What you are asked to do: Read the data and repeat it in full, exactly.

···

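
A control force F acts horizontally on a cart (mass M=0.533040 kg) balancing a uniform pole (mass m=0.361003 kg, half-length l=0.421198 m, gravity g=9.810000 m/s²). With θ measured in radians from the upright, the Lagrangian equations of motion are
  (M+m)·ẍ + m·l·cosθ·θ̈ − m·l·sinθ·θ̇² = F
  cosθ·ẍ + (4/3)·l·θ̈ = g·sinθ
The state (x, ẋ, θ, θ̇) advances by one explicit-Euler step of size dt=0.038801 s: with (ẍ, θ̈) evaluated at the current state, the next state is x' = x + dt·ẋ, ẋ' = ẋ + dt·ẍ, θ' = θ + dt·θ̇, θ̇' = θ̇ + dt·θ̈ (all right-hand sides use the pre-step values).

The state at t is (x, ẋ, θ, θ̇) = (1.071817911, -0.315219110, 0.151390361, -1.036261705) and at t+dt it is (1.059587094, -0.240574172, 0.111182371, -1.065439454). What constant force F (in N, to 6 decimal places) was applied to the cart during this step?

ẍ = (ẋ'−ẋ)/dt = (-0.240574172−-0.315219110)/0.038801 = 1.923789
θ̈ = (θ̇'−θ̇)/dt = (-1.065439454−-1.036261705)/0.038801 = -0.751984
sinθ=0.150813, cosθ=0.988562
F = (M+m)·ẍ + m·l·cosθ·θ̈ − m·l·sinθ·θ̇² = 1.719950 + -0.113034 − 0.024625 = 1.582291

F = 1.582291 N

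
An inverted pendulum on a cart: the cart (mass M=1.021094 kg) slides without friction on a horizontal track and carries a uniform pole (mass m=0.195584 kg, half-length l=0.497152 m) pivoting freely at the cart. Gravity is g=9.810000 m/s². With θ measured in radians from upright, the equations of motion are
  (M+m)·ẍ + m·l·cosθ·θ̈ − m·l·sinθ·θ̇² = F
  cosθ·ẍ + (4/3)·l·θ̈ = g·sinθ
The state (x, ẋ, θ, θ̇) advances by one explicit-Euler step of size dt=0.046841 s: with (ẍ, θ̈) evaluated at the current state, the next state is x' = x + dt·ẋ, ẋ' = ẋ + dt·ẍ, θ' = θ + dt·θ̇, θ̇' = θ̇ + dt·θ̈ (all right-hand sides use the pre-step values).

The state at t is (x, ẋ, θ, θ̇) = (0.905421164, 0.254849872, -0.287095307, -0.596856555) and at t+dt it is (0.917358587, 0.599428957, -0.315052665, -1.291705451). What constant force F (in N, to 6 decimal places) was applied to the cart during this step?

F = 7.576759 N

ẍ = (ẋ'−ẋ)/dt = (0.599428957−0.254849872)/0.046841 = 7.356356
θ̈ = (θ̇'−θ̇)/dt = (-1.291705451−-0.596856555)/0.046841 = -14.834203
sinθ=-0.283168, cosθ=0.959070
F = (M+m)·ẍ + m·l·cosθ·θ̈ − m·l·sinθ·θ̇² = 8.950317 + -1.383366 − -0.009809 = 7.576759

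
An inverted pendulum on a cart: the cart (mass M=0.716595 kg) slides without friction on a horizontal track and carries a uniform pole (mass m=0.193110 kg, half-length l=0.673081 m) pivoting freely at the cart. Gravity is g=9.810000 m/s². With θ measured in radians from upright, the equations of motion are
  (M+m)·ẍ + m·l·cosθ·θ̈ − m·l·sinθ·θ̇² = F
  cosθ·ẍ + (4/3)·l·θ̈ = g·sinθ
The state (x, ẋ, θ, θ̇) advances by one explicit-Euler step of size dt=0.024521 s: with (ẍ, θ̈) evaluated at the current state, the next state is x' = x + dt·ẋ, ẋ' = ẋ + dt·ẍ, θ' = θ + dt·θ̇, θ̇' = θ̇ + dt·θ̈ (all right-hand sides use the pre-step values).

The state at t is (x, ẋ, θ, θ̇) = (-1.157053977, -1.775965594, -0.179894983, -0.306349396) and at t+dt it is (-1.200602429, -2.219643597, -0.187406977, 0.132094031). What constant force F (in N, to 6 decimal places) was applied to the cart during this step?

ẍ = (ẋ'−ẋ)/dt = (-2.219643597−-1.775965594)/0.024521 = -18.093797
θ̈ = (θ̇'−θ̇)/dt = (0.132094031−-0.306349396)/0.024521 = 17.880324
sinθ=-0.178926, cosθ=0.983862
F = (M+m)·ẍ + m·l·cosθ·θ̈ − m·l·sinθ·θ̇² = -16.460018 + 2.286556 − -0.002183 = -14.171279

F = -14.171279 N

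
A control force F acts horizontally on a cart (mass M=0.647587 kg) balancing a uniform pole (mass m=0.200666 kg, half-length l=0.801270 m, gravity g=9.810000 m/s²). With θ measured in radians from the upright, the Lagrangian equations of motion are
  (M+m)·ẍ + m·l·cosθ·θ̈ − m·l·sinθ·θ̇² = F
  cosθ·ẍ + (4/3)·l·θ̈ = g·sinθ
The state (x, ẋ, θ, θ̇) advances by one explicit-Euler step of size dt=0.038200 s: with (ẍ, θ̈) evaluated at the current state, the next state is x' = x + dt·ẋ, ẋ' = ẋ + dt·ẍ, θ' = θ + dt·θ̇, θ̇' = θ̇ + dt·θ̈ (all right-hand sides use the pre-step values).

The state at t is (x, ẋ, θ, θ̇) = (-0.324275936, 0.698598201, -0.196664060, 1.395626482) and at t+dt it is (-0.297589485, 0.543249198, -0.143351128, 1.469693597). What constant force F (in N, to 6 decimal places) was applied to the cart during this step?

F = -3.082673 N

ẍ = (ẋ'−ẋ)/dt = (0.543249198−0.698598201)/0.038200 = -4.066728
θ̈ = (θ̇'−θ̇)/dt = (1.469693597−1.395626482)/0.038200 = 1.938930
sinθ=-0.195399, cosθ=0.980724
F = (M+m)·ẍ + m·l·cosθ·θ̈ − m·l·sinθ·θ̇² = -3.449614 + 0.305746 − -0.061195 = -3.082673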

···

Solution below:
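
A control force F acts horizontally on a cart (mass M=0.533040 kg) balancing a uniform pole (mass m=0.361003 kg, half-length l=0.421198 m, gravity g=9.810000 m/s²). With θ measured in radians from the upright, the Lagrangian equations of motion are
  (M+m)·ẍ + m·l·cosθ·θ̈ − m·l·sinθ·θ̇² = F
  cosθ·ẍ + (4/3)·l·θ̈ = g·sinθ
The state (x, ẋ, θ, θ̇) advances by one explicit-Euler step of size dt=0.038801 s: with (ẍ, θ̈) evaluated at the current state, the next state is x' = x + dt·ẋ, ẋ' = ẋ + dt·ẍ, θ' = θ + dt·θ̇, θ̇' = θ̇ + dt·θ̈ (all right-hand sides use the pre-step values).

The state at t is (x, ẋ, θ, θ̇) = (1.071817911, -0.315219110, 0.151390361, -1.036261705) and at t+dt it is (1.059587094, -0.240574172, 0.111182371, -1.065439454). What constant force F (in N, to 6 decimal places) was applied to the cart during this step?

ẍ = (ẋ'−ẋ)/dt = (-0.240574172−-0.315219110)/0.038801 = 1.923789
θ̈ = (θ̇'−θ̇)/dt = (-1.065439454−-1.036261705)/0.038801 = -0.751984
sinθ=0.150813, cosθ=0.988562
F = (M+m)·ẍ + m·l·cosθ·θ̈ − m·l·sinθ·θ̇² = 1.719950 + -0.113034 − 0.024625 = 1.582291

F = 1.582291 N

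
An inverted pendulum on a cart: the cart (mass M=1.021094 kg) slides without friction on a horizontal track and carries a uniform pole (mass m=0.195584 kg, half-length l=0.497152 m) pivoting freely at the cart. Gravity is g=9.810000 m/s². With θ measured in radians from upright, the equations of motion are
  (M+m)·ẍ + m·l·cosθ·θ̈ − m·l·sinθ·θ̇² = F
  cosθ·ẍ + (4/3)·l·θ̈ = g·sinθ
The state (x, ẋ, θ, θ̇) advances by one explicit-Euler step of size dt=0.046841 s: with (ẍ, θ̈) evaluated at the current state, the next state is x' = x + dt·ẋ, ẋ' = ẋ + dt·ẍ, θ' = θ + dt·θ̇, θ̇' = θ̇ + dt·θ̈ (all right-hand sides use the pre-step values).

The state at t is (x, ẋ, θ, θ̇) = (0.905421164, 0.254849872, -0.287095307, -0.596856555) and at t+dt it is (0.917358587, 0.599428957, -0.315052665, -1.291705451). What constant force F (in N, to 6 decimal places) was applied to the cart during this step?

F = 7.576759 N

ẍ = (ẋ'−ẋ)/dt = (0.599428957−0.254849872)/0.046841 = 7.356356
θ̈ = (θ̇'−θ̇)/dt = (-1.291705451−-0.596856555)/0.046841 = -14.834203
sinθ=-0.283168, cosθ=0.959070
F = (M+m)·ẍ + m·l·cosθ·θ̈ − m·l·sinθ·θ̇² = 8.950317 + -1.383366 − -0.009809 = 7.576759

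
An inverted pendulum on a cart: the cart (mass M=0.716595 kg) slides without friction on a horizontal track and carries a uniform pole (mass m=0.193110 kg, half-length l=0.673081 m) pivoting freely at the cart. Gravity is g=9.810000 m/s². With θ measured in radians from upright, the equations of motion are
  (M+m)·ẍ + m·l·cosθ·θ̈ − m·l·sinθ·θ̇² = F
  cosθ·ẍ + (4/3)·l·θ̈ = g·sinθ
The state (x, ẋ, θ, θ̇) advances by one explicit-Euler step of size dt=0.024521 s: with (ẍ, θ̈) evaluated at the current state, the next state is x' = x + dt·ẋ, ẋ' = ẋ + dt·ẍ, θ' = θ + dt·θ̇, θ̇' = θ̇ + dt·θ̈ (all right-hand sides use the pre-step values).

The state at t is (x, ẋ, θ, θ̇) = (-1.157053977, -1.775965594, -0.179894983, -0.306349396) and at t+dt it is (-1.200602429, -2.219643597, -0.187406977, 0.132094031). What constant force F (in N, to 6 decimal places) was applied to the cart during this step?

ẍ = (ẋ'−ẋ)/dt = (-2.219643597−-1.775965594)/0.024521 = -18.093797
θ̈ = (θ̇'−θ̇)/dt = (0.132094031−-0.306349396)/0.024521 = 17.880324
sinθ=-0.178926, cosθ=0.983862
F = (M+m)·ẍ + m·l·cosθ·θ̈ − m·l·sinθ·θ̇² = -16.460018 + 2.286556 − -0.002183 = -14.171279

F = -14.171279 N

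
A control force F acts horizontally on a cart (mass M=0.647587 kg) balancing a uniform pole (mass m=0.200666 kg, half-length l=0.801270 m, gravity g=9.810000 m/s²). With θ measured in radians from the upright, the Lagrangian equations of motion are
  (M+m)·ẍ + m·l·cosθ·θ̈ − m·l·sinθ·θ̇² = F
  cosθ·ẍ + (4/3)·l·θ̈ = g·sinθ
The state (x, ẋ, θ, θ̇) advances by one explicit-Euler step of size dt=0.038200 s: with (ẍ, θ̈) evaluated at the current state, the next state is x' = x + dt·ẋ, ẋ' = ẋ + dt·ẍ, θ' = θ + dt·θ̇, θ̇' = θ̇ + dt·θ̈ (all right-hand sides use the pre-step values).

The state at t is (x, ẋ, θ, θ̇) = (-0.324275936, 0.698598201, -0.196664060, 1.395626482) and at t+dt it is (-0.297589485, 0.543249198, -0.143351128, 1.469693597). What constant force F (in N, to 6 decimal places) was applied to the cart during this step?

F = -3.082673 N

ẍ = (ẋ'−ẋ)/dt = (0.543249198−0.698598201)/0.038200 = -4.066728
θ̈ = (θ̇'−θ̇)/dt = (1.469693597−1.395626482)/0.038200 = 1.938930
sinθ=-0.195399, cosθ=0.980724
F = (M+m)·ẍ + m·l·cosθ·θ̈ − m·l·sinθ·θ̇² = -3.449614 + 0.305746 − -0.061195 = -3.082673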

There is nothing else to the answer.